** Records for the task follows **
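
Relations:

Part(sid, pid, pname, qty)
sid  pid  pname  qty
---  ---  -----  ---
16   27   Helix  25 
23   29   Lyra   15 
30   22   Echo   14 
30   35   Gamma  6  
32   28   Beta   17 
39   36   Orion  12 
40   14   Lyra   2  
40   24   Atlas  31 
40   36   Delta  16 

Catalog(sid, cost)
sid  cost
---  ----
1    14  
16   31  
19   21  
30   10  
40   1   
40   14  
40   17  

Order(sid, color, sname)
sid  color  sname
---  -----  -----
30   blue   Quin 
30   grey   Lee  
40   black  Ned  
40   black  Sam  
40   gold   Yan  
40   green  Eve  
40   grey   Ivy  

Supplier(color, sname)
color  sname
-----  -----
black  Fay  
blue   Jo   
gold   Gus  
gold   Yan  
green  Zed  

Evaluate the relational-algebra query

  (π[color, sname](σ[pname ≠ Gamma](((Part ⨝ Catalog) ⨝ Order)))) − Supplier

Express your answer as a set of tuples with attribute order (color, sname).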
** End of Records for the task **
◆ Exercise prompt
Copy out the entries from the material above, matching each one exactly.

◆ Solution for this exercise
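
Relations:

Part(sid, pid, pname, qty)
sid  pid  pname  qty
---  ---  -----  ---
16   27   Helix  25 
23   29   Lyra   15 
30   22   Echo   14 
30   35   Gamma  6  
32   28   Beta   17 
39   36   Orion  12 
40   14   Lyra   2  
40   24   Atlas  31 
40   36   Delta  16 

Catalog(sid, cost)
sid  cost
---  ----
1    14  
16   31  
19   21  
30   10  
40   1   
40   14  
40   17  

Order(sid, color, sname)
sid  color  sname
---  -----  -----
30   blue   Quin 
30   grey   Lee  
40   black  Ned  
40   black  Sam  
40   gold   Yan  
40   green  Eve  
40   grey   Ivy  

Supplier(color, sname)
color  sname
-----  -----
black  Fay  
blue   Jo   
gold   Gus  
gold   Yan  
green  Zed  

Evaluate the relational-algebra query

  (π[color, sname](σ[pname ≠ Gamma](((Part ⨝ Catalog) ⨝ Order)))) − Supplier

Express your answer as a set of tuples with attribute order (color, sname).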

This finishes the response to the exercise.